What you are asked to do: Retype the entries below exactly, but begin at the line containing "n^44 · 3^(−n)?" and end at the last line.

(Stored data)
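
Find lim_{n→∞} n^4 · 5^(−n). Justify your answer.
lim = 0

Exponentials with base > 1 dominate every fixed polynomial: for any fixed c, n^c / 5^n → 0 as n → ∞ (e.g. by the ratio test, or by writing 5^n = e^(n ln 5) and noting e^(n ln 5) / n^c → ∞). Hence n^4 · 5^(−n) = n^4 / 5^n → 0.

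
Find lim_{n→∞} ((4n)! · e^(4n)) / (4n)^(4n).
lim = ∞

Stirling: (4n)! ~ sqrt(2π·4n) · (4n/e)^(4n). Hence
  (4n)! · e^(4n) / (4n)^(4n) ~ sqrt(2π·4n) = sqrt(2π·4) · sqrt(n) → ∞.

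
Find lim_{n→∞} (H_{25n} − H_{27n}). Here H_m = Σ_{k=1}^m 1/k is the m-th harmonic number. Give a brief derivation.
lim = ln(25/27)

Euler-Maclaurin gives H_m = ln m + γ + 1/(2m) + O(1/m^2). The γ and O(1/m) terms cancel in the difference:
  H_{25n} − H_{27n} = ln(25n) − ln(27n) + O(1/n) = ln(25/27) + O(1/n).
Hence the limit is ln(25/27).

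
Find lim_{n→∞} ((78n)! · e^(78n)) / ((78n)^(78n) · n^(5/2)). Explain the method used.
lim = 0

Stirling: (78n)! ~ sqrt(2π·78n) · (78n/e)^(78n). Hence
  (78n)! · e^(78n) / (78n)^(78n) ~ sqrt(2π·78n).
Dividing by n^(5/2): sqrt(2π·78n) / n^(5/2) = sqrt(2π·78) · n^((1−5)/2), so the expression behaves like sqrt(2π·78) · n^((1−5)/2) → 0.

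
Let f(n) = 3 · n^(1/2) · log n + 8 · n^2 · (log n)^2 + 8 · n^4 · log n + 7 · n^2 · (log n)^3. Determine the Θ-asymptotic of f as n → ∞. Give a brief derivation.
f(n) ∈ Θ(n^4 · log n)

Compare the terms by growth order. For large n, n^a · (log n)^b dominates n^a' · (log n)^b' iff a > a', or (a = a' and b > b'). Ranking the 4 terms shows the dominant one is 8 · n^4 · log n. Hence f(n) ∈ Θ(n^4 · log n).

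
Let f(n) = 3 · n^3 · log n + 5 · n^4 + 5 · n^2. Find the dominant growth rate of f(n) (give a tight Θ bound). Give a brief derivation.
f(n) ∈ Θ(n^4)

Compare the terms by growth order. For large n, n^a · (log n)^b dominates n^a' · (log n)^b' iff a > a', or (a = a' and b > b'). Ranking the 3 terms shows the dominant one is 5 · n^4. Hence f(n) ∈ Θ(n^4).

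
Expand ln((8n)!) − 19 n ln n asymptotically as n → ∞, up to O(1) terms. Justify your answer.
ln((8n)!) − 19 n ln n = −11 n ln n + 8(ln 8 − 1) n + (1/2) ln(2π·8n) + O(1/n)

Stirling: ln((8n)!) = 8n ln(8n) − 8n + (1/2) ln(2π·8n) + O(1/n).
Expand 8n ln(8n) = 8n (ln n + ln 8) = 8n ln n + 8n ln 8.
Subtract 19n ln n: leading term is (8 − 19) n ln n = −11 n ln n. The next term is 8n ln 8 − 8n = 8(ln 8 − 1) n. Then the (1/2) ln(2π·8n) correction.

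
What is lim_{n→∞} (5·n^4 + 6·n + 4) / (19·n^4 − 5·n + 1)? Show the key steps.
lim = 5/19

For large n the leading n^4 terms dominate both numerator and denominator. Dividing top and bottom by n^4, every other term tends to 0, leaving 5/19.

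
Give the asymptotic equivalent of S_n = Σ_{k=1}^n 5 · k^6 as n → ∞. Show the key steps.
S_n ~ 5 · n^7 / 7

By integral comparison (Euler-Maclaurin), Σ_{k=1}^n 5 · k^6 = 5 · ∫_0^n x^6 dx + O(n^6) = 5 · n^7/7 + O(n^6). (Equivalently, Faulhaber's formula gives the same leading term.)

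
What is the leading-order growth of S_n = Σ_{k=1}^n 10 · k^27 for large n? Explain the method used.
S_n ~ 5 · n^28 / 14

By integral comparison (Euler-Maclaurin), Σ_{k=1}^n 10 · k^27 = 10 · ∫_0^n x^27 dx + O(n^27) = 10 · n^28/28 = 5 · n^28 / 14 + O(n^27). (Equivalently, Faulhaber's formula gives the same leading term.)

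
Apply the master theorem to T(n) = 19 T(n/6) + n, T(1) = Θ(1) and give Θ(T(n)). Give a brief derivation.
T(n) = Θ(n^(log_6 19))

Master theorem: compare f(n) = n to n^(log_6 19) where log_6 19 ≈ 1.643. Since 1 < log_6 19, we have f(n) = O(n^(log_6 19 − ε)) for some ε > 0 — Case 1. Hence T(n) = Θ(n^(log_6 19)).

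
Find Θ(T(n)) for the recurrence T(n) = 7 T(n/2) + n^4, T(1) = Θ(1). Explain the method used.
T(n) = Θ(n^4)

log_2 7 ≈ 2.807. f(n) = n^4 dominates n^(log_2 7) since 4 > 2.807, and the regularity condition a·f(n/b) = 7·(n/2)^4 = (7/16)·n^4 ≤ c·f(n) holds with c = 7/16 ≈ 0.438 < 1. So this is Case 3: T(n) = Θ(f(n)) = Θ(n^4).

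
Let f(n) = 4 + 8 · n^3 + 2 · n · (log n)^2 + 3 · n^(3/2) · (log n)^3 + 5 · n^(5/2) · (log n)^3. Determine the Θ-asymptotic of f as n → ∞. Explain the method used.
f(n) ∈ Θ(n^3)

Compare the terms by growth order. For large n, n^a · (log n)^b dominates n^a' · (log n)^b' iff a > a', or (a = a' and b > b'). Ranking the 5 terms shows the dominant one is 8 · n^3. Hence f(n) ∈ Θ(n^3).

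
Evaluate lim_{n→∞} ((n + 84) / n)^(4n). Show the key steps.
lim = e^336

Rewrite as (1 + 84/n)^(4n). By the standard limit (1 + x/n)^n → e^x, we have (1 + 84/n)^n → e^84, and raising to the 4th power gives e^336.
More precisely, ln[(1 + 84/n)^(4n)] = 4n · ln(1 + 84/n) = 4n · (84/n + O(1/n^2)) = 336 + O(1/n) → 336.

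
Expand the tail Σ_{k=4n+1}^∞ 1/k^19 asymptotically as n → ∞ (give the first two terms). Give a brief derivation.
Σ_{k>4n} 1/k^19 = 1/(18 · (4n)^18) − 1/(2 · (4n)^19) + O(1/(4n)^20)

Compare to the integral: ∫_{4n}^∞ x^(−19) dx = [−x^(−18)/18]_{4n}^∞ = 1/((19−1)·(4n)^18). The Euler-Maclaurin correction adds −f(4n)/2 = −1/(2·(4n)^19). Euler-Maclaurin then gives
  Σ_{k>4n} 1/k^19 = ∫_{4n}^∞ dx/x^19 − 1/(2·(4n)^19) + O(1/(4n)^20).
(Equivalently this is ζ(19) − Σ_{k≤4n} 1/k^19.)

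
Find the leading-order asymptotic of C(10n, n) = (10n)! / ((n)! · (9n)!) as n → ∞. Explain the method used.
C(10n, n) ~ (10000000000/387420489)^(n) · sqrt(5/(9π·n))

Write N = n. Apply Stirling to each factorial:
  (10N)! ~ sqrt(2π·10N) · (10N/e)^(10N),
  N! ~ sqrt(2π N) · (N/e)^N,
  (9N)! ~ sqrt(2π·9N) · (9N/e)^(9N).
The exponential factors combine to (10N)^(10N) / (N^N · (9N)^(9N)) = 10^(10N)/9^(9N) = (10^10/9^9)^N = (10000000000/387420489)^N.
The square-root prefactors combine to sqrt(2π·10N) / (sqrt(2π N)·sqrt(2π·9N)) = sqrt(10 / (2π·9·N)) = sqrt(5/(9π·n)).
Substituting N = n: C(10n, n) ~ (10000000000/387420489)^(n) · sqrt(5/(9π·n)).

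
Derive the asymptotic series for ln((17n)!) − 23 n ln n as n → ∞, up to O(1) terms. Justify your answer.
ln((17n)!) − 23 n ln n = −6 n ln n + 17(ln 17 − 1) n + (1/2) ln(2π·17n) + O(1/n)

Stirling: ln((17n)!) = 17n ln(17n) − 17n + (1/2) ln(2π·17n) + O(1/n).
Expand 17n ln(17n) = 17n (ln n + ln 17) = 17n ln n + 17n ln 17.
Subtract 23n ln n: leading term is (17 − 23) n ln n = −6 n ln n. The next term is 17n ln 17 − 17n = 17(ln 17 − 1) n. Then the (1/2) ln(2π·17n) correction.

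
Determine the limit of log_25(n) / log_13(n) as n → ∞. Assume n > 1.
lim = ln(13) / ln(25) = log_25(13)

Change of base: log_25(n) = ln n / ln 25 and log_13(n) = ln n / ln 13. The ratio is (ln n / ln 25) · (ln 13 / ln n) = ln 13 / ln 25, a constant independent of n. So the limit is ln 13 / ln 25 = log_25(13).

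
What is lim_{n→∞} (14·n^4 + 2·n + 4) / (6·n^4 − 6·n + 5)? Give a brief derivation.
lim = 14/6 = 7/3

For large n the leading n^4 terms dominate both numerator and denominator. Dividing top and bottom by n^4, every other term tends to 0, leaving 14/6 = 7/3.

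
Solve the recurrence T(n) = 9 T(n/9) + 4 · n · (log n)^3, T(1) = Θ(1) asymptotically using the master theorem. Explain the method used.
T(n) = Θ(n · (log n)^4)

Here log_9 9 = 1 and f(n) = 4 · n · (log n)^3 = Θ(n^(log_9 9) · (log n)^3). This is the extended Case 2 of the master theorem (f matches the critical exponent up to log factors), giving T(n) = Θ(n^(log_9 9) · (log n)^(3+1)) = Θ(n · (log n)^4).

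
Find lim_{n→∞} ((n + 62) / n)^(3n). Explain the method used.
lim = e^186

Rewrite as (1 + 62/n)^(3n). By the standard limit (1 + x/n)^n → e^x, we have (1 + 62/n)^n → e^62, and raising to the 3rd power gives e^186.
More precisely, ln[(1 + 62/n)^(3n)] = 3n · ln(1 + 62/n) = 3n · (62/n + O(1/n^2)) = 186 + O(1/n) → 186.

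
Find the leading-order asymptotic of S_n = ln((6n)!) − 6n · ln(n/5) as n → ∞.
S_n ~ 6n · (ln 30 − 1) + O(ln n)

Stirling: ln((6n)!) = 6n ln(6n) − 6n + O(ln n).
  S_n = 6n ln(6n) − 6n − 6n ln(n/5) + O(ln n)
      = 6n ln(6n) − 6n ln n + 6n ln 5 − 6n + O(ln n)
      = 6n ln 6 + 6n ln 5 − 6n + O(ln n)
      = 6n (ln 30 − 1) + O(ln n).
Numerically ln(30) − 1 ≈ 2.4012.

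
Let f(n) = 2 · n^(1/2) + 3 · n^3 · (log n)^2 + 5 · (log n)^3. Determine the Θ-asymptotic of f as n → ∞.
f(n) ∈ Θ(n^3 · (log n)^2)

Compare the terms by growth order. For large n, n^a · (log n)^b dominates n^a' · (log n)^b' iff a > a', or (a = a' and b > b'). Ranking the 3 terms shows the dominant one is 3 · n^3 · (log n)^2. Hence f(n) ∈ Θ(n^3 · (log n)^2).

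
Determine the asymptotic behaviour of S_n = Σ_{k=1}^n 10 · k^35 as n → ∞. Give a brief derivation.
S_n ~ 5 · n^36 / 18

By integral comparison (Euler-Maclaurin), Σ_{k=1}^n 10 · k^35 = 10 · ∫_0^n x^35 dx + O(n^35) = 10 · n^36/36 = 5 · n^36 / 18 + O(n^35). (Equivalently, Faulhaber's formula gives the same leading term.)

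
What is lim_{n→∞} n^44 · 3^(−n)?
lim = 0

Exponentials with base > 1 dominate every fixed polynomial: for any fixed c, n^c / 3^n → 0 as n → ∞ (e.g. by the ratio test, or by writing 3^n = e^(n ln 3) and noting e^(n ln 3) / n^c → ∞). Hence n^44 · 3^(−n) = n^44 / 3^n → 0.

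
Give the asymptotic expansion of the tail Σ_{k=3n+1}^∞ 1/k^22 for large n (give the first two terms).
Σ_{k>3n} 1/k^22 = 1/(21 · (3n)^21) − 1/(2 · (3n)^22) + O(1/(3n)^23)

Compare to the integral: ∫_{3n}^∞ x^(−22) dx = [−x^(−21)/21]_{3n}^∞ = 1/((22−1)·(3n)^21). The Euler-Maclaurin correction adds −f(3n)/2 = −1/(2·(3n)^22). Euler-Maclaurin then gives
  Σ_{k>3n} 1/k^22 = ∫_{3n}^∞ dx/x^22 − 1/(2·(3n)^22) + O(1/(3n)^23).
(Equivalently this is ζ(22) − Σ_{k≤3n} 1/k^22.)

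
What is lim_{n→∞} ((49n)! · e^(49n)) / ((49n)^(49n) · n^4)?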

Answer below:
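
What is lim_{n→∞} n^44 · 3^(−n)?
lim = 0

Exponentials with base > 1 dominate every fixed polynomial: for any fixed c, n^c / 3^n → 0 as n → ∞ (e.g. by the ratio test, or by writing 3^n = e^(n ln 3) and noting e^(n ln 3) / n^c → ∞). Hence n^44 · 3^(−n) = n^44 / 3^n → 0.

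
Give the asymptotic expansion of the tail Σ_{k=3n+1}^∞ 1/k^22 for large n (give the first two terms).
Σ_{k>3n} 1/k^22 = 1/(21 · (3n)^21) − 1/(2 · (3n)^22) + O(1/(3n)^23)

Compare to the integral: ∫_{3n}^∞ x^(−22) dx = [−x^(−21)/21]_{3n}^∞ = 1/((22−1)·(3n)^21). The Euler-Maclaurin correction adds −f(3n)/2 = −1/(2·(3n)^22). Euler-Maclaurin then gives
  Σ_{k>3n} 1/k^22 = ∫_{3n}^∞ dx/x^22 − 1/(2·(3n)^22) + O(1/(3n)^23).
(Equivalently this is ζ(22) − Σ_{k≤3n} 1/k^22.)

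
What is lim_{n→∞} ((49n)! · e^(49n)) / ((49n)^(49n) · n^4)?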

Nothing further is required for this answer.